# ACTION ITEM
Keeping every word in place, write out the entries that come next.

┌─ THE RECORDS

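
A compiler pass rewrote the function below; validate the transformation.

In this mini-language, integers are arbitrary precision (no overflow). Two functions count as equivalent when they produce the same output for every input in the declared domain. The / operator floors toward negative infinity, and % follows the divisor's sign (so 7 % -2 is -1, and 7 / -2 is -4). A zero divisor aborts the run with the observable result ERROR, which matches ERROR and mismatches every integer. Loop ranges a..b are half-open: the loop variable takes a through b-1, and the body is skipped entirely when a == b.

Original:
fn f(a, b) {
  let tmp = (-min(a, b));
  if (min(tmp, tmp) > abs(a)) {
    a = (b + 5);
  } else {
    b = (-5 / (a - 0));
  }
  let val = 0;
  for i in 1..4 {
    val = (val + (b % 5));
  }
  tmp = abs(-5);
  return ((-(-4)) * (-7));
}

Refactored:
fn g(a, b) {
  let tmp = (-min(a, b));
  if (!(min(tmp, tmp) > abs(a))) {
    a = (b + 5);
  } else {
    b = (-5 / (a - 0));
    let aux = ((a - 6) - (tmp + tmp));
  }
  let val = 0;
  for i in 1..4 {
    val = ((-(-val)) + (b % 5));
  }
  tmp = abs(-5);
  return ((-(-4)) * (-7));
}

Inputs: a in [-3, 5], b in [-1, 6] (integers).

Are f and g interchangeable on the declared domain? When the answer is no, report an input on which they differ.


Run the pair on a=0, b=-1.
f: tmp = 1; (min(tmp, tmp) > abs(a)) -> true; a = 4; val = 0; [i=1]; val = 4; [i=2]; val = 8; [i=3]; val = 12; tmp = 5; return -28
g: tmp = 1; (!(min(tmp, tmp) > abs(a))) -> false; division by zero -> ERROR
-28 != ERROR, so the rewrite changes behavior.
verdict: not equivalent; witness: a=0, b=-1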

└─

# SOLUTION TO THE PROBLEM
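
A compiler pass rewrote the function below; validate the transformation.

In this mini-language, integers are arbitrary precision (no overflow). Two functions count as equivalent when they produce the same output for every input in the declared domain. The / operator floors toward negative infinity, and % follows the divisor's sign (so 7 % -2 is -1, and 7 / -2 is -4). A zero divisor aborts the run with the observable result ERROR, which matches ERROR and mismatches every integer. Loop ranges a..b are half-open: the loop variable takes a through b-1, and the body is skipped entirely when a == b.

Original:
fn f(a, b) {
  let tmp = (-min(a, b));
  if (min(tmp, tmp) > abs(a)) {
    a = (b + 5);
  } else {
    b = (-5 / (a - 0));
  }
  let val = 0;
  for i in 1..4 {
    val = (val + (b % 5));
  }
  tmp = abs(-5);
  return ((-(-4)) * (-7));
}

Refactored:
fn g(a, b) {
  let tmp = (-min(a, b));
  if (!(min(tmp, tmp) > abs(a))) {
    a = (b + 5);
  } else {
    b = (-5 / (a - 0));
    let aux = ((a - 6) - (tmp + tmp));
  }
  let val = 0;
  for i in 1..4 {
    val = ((-(-val)) + (b % 5));
  }
  tmp = abs(-5);
  return ((-(-4)) * (-7));
}

Inputs: a in [-3, 5], b in [-1, 6] (integers).

Are f and g interchangeable on the declared domain? When the answer is no, report an input on which they differ.


Run the pair on a=0, b=-1.
f: tmp = 1; (min(tmp, tmp) > abs(a)) -> true; a = 4; val = 0; [i=1]; val = 4; [i=2]; val = 8; [i=3]; val = 12; tmp = 5; return -28
g: tmp = 1; (!(min(tmp, tmp) > abs(a))) -> false; division by zero -> ERROR
-28 != ERROR, so the rewrite changes behavior.
verdict: not equivalent; witness: a=0, b=-1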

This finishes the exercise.